* [INSTRUCTIONS TO FOLLOW]
The answer is to be the data below, written out in full and exactly.

[Dataset entries]
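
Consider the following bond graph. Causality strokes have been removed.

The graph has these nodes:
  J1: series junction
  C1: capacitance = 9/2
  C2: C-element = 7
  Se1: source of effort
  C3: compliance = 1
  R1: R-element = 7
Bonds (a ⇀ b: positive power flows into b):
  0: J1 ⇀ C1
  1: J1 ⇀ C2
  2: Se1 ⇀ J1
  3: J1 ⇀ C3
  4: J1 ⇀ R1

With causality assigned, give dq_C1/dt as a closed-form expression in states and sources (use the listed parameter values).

b2 |J1  (Se1 (Se) sets effort on bond)
b0 |J1  (C1 outputs effort q/C1)
b1 |J1  (C2: C, integral causality)
b3 |J1  (prefer integral on C3)
b4 |R1  (J1: last free bond brings flow in)

dq_C1/dt = E_Se1/7 - 2*q_C1/63 - q_C2/49 - q_C3/7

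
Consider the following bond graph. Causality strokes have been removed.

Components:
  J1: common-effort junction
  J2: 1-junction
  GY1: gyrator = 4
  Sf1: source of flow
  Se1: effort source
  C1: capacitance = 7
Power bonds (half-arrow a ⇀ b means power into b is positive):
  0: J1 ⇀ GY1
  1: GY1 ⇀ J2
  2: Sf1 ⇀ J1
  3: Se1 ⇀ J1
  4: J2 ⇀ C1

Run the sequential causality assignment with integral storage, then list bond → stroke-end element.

bond 0 stroke at GY1
bond 1 stroke at GY1
bond 2 stroke at Sf1
bond 3 stroke at J1
bond 4 stroke at J2

β2 stroke→Sf1  (Sf1 fixes flow; stroke at Sf1)
β3 stroke→J1  (source Se1 imposes e)
β0 stroke→GY1  (common-e at J1 fixed by 3)
β1 stroke→GY1  (GY1 both-in/both-out from 0)
β4 stroke→J2  (common-f at J2 fixed by 1)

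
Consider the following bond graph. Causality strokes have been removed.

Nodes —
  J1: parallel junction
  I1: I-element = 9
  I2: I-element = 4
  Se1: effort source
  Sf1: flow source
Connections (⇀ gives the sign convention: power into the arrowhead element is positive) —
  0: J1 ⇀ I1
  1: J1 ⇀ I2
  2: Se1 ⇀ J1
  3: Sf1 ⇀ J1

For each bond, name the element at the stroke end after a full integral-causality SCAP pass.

#0 stroke at I1
#1 stroke at I2
#2 stroke at J1
#3 stroke at Sf1

b2 |J1  (Se1 fixes effort; stroke away)
b3 |Sf1  (Sf1: flow source, stroke at near end)
b0 |I1  (common-e at J1 fixed by 2)
b1 |I2  (J1 effort already set via bond 2)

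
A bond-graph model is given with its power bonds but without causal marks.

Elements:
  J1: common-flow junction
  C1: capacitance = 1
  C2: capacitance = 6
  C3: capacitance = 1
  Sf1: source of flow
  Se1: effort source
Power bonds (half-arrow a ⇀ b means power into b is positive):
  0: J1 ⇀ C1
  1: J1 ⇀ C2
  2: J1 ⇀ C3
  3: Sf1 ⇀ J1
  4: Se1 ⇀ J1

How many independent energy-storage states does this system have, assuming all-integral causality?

3  (C1, C2, C3 all integral)

b3 stroke→Sf1  (source Sf1 imposes f)
b4 stroke→J1  (Se1 (Se) sets effort on bond)
b0 stroke→J1  (J1 flow already set via bond 3)
b1 stroke→J1  (J1: bond 3 brought flow, rest push out)
b2 stroke→J1  (J1: bond 3 brought flow, rest push out)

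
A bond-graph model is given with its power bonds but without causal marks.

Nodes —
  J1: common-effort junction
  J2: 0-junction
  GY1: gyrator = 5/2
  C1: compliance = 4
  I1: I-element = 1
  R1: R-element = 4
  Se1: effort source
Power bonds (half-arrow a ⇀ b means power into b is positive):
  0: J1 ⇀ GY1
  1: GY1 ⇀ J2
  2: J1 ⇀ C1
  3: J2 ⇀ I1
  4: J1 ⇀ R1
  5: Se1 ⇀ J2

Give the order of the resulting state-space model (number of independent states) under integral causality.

2  (C1, I1 all integral)

#5 |J2  (source Se1 imposes e)
#1 |GY1  (0-jn J2 has e-setter on 5)
#3 |I1  (J2 effort already set via bond 5)
#0 |GY1  (GY1 both-in/both-out from 1)
#2 |J1  (C1: C, integral causality)
#4 |R1  (0-jn J1 has e-setter on 2)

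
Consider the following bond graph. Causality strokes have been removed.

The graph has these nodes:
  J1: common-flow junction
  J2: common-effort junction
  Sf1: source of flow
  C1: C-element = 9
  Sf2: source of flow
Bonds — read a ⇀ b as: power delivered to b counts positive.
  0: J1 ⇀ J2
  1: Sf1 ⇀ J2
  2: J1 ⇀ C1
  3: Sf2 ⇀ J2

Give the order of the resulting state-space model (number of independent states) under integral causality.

#1 →Sf1  (Sf1: flow source, stroke at near end)
#3 →Sf2  (source Sf2 imposes f)
#0 →J2  (J2: last free bond brings effort in)
#2 →J1  (J1 flow already set via bond 0)

1  (C1 all integral)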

* [WRITTEN RESPONSE]
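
Consider the following bond graph. Causality strokes have been removed.

The graph has these nodes:
  J1: series junction
  C1: capacitance = 9/2
  C2: C-element = 7
  Se1: source of effort
  C3: compliance = 1
  R1: R-element = 7
Bonds (a ⇀ b: positive power flows into b):
  0: J1 ⇀ C1
  1: J1 ⇀ C2
  2: Se1 ⇀ J1
  3: J1 ⇀ C3
  4: J1 ⇀ R1

With causality assigned, give dq_C1/dt as a closed-form expression in states and sources (use the listed parameter values).

b2 |J1  (Se1 (Se) sets effort on bond)
b0 |J1  (C1 outputs effort q/C1)
b1 |J1  (C2: C, integral causality)
b3 |J1  (prefer integral on C3)
b4 |R1  (J1: last free bond brings flow in)

dq_C1/dt = E_Se1/7 - 2*q_C1/63 - q_C2/49 - q_C3/7

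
Consider the following bond graph. Causality strokes have been removed.

Components:
  J1: common-effort junction
  J2: 1-junction
  GY1: gyrator = 4
  Sf1: source of flow
  Se1: effort source
  C1: capacitance = 7
Power bonds (half-arrow a ⇀ b means power into b is positive):
  0: J1 ⇀ GY1
  1: GY1 ⇀ J2
  2: Sf1 ⇀ J1
  3: Se1 ⇀ J1
  4: J2 ⇀ C1

Run the sequential causality assignment with integral storage, then list bond → stroke-end element.

bond 0 stroke at GY1
bond 1 stroke at GY1
bond 2 stroke at Sf1
bond 3 stroke at J1
bond 4 stroke at J2

β2 stroke→Sf1  (Sf1 fixes flow; stroke at Sf1)
β3 stroke→J1  (source Se1 imposes e)
β0 stroke→GY1  (common-e at J1 fixed by 3)
β1 stroke→GY1  (GY1 both-in/both-out from 0)
β4 stroke→J2  (common-f at J2 fixed by 1)

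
Consider the following bond graph. Causality strokes have been removed.

Nodes —
  J1: parallel junction
  I1: I-element = 9
  I2: I-element = 4
  Se1: effort source
  Sf1: flow source
Connections (⇀ gives the sign convention: power into the arrowhead element is positive) —
  0: J1 ⇀ I1
  1: J1 ⇀ I2
  2: Se1 ⇀ J1
  3: Sf1 ⇀ J1

For each bond, name the element at the stroke end after a full integral-causality SCAP pass.

#0 stroke at I1
#1 stroke at I2
#2 stroke at J1
#3 stroke at Sf1

b2 |J1  (Se1 fixes effort; stroke away)
b3 |Sf1  (Sf1: flow source, stroke at near end)
b0 |I1  (common-e at J1 fixed by 2)
b1 |I2  (J1 effort already set via bond 2)

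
A bond-graph model is given with its power bonds but without causal marks.

Elements:
  J1: common-flow junction
  C1: capacitance = 1
  C2: capacitance = 6
  C3: capacitance = 1
  Sf1: source of flow
  Se1: effort source
Power bonds (half-arrow a ⇀ b means power into b is positive):
  0: J1 ⇀ C1
  1: J1 ⇀ C2
  2: J1 ⇀ C3
  3: Sf1 ⇀ J1
  4: Se1 ⇀ J1

How many independent energy-storage states does this system have, assuming all-integral causality?

3  (C1, C2, C3 all integral)

b3 stroke→Sf1  (source Sf1 imposes f)
b4 stroke→J1  (Se1 (Se) sets effort on bond)
b0 stroke→J1  (J1 flow already set via bond 3)
b1 stroke→J1  (J1: bond 3 brought flow, rest push out)
b2 stroke→J1  (J1: bond 3 brought flow, rest push out)

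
A bond-graph model is given with its power bonds but without causal marks.

Nodes —
  J1: common-effort junction
  J2: 0-junction
  GY1: gyrator = 5/2
  C1: compliance = 4
  I1: I-element = 1
  R1: R-element = 4
  Se1: effort source
Power bonds (half-arrow a ⇀ b means power into b is positive):
  0: J1 ⇀ GY1
  1: GY1 ⇀ J2
  2: J1 ⇀ C1
  3: J2 ⇀ I1
  4: J1 ⇀ R1
  5: Se1 ⇀ J2

Give the order of the resulting state-space model (number of independent states) under integral causality.

2  (C1, I1 all integral)

#5 |J2  (source Se1 imposes e)
#1 |GY1  (0-jn J2 has e-setter on 5)
#3 |I1  (J2 effort already set via bond 5)
#0 |GY1  (GY1 both-in/both-out from 1)
#2 |J1  (C1: C, integral causality)
#4 |R1  (0-jn J1 has e-setter on 2)

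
Consider the following bond graph. Causality strokes have been removed.

The graph has these nodes:
  J1: common-flow junction
  J2: common-effort junction
  Sf1: source of flow
  C1: C-element = 9
  Sf2: source of flow
Bonds — read a ⇀ b as: power delivered to b counts positive.
  0: J1 ⇀ J2
  1: Sf1 ⇀ J2
  2: J1 ⇀ C1
  3: Sf2 ⇀ J2

Give the order of the resulting state-space model (number of independent states) under integral causality.

#1 →Sf1  (Sf1: flow source, stroke at near end)
#3 →Sf2  (source Sf2 imposes f)
#0 →J2  (J2: last free bond brings effort in)
#2 →J1  (J1 flow already set via bond 0)

1  (C1 all integral)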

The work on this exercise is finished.